## [PROBLEM]
Retrieve each line that contains the word "there" from the entries below.

## [DATA]
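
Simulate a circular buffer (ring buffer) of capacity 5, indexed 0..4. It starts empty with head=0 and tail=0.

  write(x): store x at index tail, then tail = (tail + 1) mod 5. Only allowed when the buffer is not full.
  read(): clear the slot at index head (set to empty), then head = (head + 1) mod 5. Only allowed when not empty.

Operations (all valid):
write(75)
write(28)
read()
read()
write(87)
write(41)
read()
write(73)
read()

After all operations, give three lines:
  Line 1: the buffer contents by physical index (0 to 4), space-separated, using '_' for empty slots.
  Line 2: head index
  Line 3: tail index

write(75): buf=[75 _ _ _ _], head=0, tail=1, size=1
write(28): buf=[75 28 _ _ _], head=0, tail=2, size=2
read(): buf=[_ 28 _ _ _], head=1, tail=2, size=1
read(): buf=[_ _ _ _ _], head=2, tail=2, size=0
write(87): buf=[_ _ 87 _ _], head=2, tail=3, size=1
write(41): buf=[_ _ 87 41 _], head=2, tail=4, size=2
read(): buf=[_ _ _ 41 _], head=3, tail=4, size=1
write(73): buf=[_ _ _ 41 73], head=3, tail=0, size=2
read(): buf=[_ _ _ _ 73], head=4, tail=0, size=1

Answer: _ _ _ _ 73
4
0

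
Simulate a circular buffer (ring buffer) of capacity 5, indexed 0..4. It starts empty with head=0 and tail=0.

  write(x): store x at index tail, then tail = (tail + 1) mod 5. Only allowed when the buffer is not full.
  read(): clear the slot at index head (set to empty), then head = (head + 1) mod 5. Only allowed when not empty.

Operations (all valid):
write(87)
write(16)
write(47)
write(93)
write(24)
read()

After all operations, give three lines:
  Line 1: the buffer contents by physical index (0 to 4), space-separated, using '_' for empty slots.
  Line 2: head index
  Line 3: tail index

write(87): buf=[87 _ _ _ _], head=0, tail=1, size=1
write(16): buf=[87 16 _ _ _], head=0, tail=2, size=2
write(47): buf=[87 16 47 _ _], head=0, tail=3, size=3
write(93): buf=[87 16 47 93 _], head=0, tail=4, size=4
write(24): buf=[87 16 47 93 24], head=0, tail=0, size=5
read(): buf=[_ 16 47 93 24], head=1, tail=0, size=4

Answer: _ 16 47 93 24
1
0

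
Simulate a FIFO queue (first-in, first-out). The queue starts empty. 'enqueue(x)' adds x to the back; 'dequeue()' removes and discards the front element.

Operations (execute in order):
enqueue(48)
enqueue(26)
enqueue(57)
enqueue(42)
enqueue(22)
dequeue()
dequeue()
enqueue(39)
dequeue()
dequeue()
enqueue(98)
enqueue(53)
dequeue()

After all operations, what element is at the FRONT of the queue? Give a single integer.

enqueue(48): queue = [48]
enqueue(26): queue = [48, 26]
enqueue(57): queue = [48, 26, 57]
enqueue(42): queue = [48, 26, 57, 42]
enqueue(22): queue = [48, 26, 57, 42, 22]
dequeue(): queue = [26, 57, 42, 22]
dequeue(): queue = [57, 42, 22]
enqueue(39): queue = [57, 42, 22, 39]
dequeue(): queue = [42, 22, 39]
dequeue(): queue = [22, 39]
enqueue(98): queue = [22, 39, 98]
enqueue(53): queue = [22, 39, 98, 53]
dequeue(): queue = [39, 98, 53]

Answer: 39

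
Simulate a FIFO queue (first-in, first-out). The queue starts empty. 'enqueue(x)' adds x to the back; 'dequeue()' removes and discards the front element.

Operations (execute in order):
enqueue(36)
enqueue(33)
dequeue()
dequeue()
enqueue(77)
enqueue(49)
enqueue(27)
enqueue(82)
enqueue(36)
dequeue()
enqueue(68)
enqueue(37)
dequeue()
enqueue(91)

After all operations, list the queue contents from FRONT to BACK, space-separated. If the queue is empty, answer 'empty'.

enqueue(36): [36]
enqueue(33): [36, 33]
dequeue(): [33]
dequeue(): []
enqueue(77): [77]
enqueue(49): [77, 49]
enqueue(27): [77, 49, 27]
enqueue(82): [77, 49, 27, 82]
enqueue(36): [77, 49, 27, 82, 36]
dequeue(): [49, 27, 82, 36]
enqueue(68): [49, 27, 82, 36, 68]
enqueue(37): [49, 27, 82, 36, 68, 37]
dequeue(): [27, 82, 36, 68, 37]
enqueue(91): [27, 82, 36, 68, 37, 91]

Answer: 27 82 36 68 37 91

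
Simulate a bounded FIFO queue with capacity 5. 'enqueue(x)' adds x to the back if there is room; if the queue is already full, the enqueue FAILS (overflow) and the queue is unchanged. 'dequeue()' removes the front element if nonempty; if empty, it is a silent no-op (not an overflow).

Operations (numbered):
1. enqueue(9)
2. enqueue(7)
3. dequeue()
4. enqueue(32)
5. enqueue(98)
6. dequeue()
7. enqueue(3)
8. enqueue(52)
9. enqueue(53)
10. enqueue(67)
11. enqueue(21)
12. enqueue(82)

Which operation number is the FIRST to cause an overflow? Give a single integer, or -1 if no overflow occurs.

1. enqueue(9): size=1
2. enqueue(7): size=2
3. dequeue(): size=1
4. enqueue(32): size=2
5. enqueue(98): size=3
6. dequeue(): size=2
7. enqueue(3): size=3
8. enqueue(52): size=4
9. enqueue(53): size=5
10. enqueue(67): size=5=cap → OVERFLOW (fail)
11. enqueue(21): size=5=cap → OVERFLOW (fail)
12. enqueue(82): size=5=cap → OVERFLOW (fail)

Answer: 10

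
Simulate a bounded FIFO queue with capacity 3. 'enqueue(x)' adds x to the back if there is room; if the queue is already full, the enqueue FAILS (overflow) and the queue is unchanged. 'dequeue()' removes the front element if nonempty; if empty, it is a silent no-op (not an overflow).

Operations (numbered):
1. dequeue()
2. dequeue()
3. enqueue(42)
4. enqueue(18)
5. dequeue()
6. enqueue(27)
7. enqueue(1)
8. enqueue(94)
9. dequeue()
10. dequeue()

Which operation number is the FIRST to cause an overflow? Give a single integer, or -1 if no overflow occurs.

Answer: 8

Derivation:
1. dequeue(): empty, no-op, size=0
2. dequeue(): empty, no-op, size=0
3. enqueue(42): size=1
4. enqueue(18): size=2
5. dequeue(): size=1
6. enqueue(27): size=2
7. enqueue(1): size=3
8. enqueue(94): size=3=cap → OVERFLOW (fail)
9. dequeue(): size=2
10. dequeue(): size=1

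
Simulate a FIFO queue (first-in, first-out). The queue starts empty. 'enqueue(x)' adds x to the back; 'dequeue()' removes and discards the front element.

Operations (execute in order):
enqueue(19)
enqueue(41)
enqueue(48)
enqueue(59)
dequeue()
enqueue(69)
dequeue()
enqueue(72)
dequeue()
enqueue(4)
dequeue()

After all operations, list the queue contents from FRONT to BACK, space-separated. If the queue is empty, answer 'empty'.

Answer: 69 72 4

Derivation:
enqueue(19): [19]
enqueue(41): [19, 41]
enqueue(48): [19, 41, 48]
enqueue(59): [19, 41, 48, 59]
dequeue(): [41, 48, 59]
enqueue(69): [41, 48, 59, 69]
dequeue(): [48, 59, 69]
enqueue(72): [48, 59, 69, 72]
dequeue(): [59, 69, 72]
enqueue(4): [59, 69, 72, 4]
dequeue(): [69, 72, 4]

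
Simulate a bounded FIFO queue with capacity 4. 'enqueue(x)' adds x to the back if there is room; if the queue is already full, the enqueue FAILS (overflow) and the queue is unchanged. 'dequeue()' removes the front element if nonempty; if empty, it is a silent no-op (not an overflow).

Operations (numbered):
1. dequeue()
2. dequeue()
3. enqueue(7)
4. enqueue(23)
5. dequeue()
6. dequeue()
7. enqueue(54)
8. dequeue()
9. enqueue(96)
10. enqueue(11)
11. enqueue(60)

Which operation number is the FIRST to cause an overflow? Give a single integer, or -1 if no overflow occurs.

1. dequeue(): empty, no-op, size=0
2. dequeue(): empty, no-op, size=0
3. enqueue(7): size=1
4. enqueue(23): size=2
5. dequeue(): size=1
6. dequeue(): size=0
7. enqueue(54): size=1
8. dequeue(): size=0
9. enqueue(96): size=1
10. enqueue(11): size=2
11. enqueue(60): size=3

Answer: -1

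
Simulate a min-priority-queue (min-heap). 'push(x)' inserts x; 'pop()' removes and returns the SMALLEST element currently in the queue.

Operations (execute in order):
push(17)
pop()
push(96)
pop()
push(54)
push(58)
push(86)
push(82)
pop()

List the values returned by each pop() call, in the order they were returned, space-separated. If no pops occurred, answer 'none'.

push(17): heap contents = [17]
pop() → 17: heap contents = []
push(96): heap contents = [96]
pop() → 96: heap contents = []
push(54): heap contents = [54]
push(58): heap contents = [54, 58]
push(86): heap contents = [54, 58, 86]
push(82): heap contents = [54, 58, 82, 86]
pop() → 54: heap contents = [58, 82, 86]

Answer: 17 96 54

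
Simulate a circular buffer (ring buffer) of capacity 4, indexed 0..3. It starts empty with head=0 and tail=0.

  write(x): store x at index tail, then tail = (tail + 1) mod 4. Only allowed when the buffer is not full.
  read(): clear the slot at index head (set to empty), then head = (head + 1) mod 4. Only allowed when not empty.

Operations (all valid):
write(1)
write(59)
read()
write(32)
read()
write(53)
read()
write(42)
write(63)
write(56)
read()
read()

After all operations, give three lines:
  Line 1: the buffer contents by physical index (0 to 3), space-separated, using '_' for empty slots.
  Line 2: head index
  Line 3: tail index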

## [SOLUTION FOR THIS TASK]
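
Simulate a bounded FIFO queue with capacity 5. 'enqueue(x)' adds x to the back if there is room; if the queue is already full, the enqueue FAILS (overflow) and the queue is unchanged. 'dequeue()' removes the front element if nonempty; if empty, it is a silent no-op (not an overflow).
Simulate a bounded FIFO queue with capacity 3. 'enqueue(x)' adds x to the back if there is room; if the queue is already full, the enqueue FAILS (overflow) and the queue is unchanged. 'dequeue()' removes the front element if nonempty; if empty, it is a silent no-op (not an overflow).
Simulate a bounded FIFO queue with capacity 4. 'enqueue(x)' adds x to the back if there is room; if the queue is already full, the enqueue FAILS (overflow) and the queue is unchanged. 'dequeue()' removes the front element if nonempty; if empty, it is a silent no-op (not an overflow).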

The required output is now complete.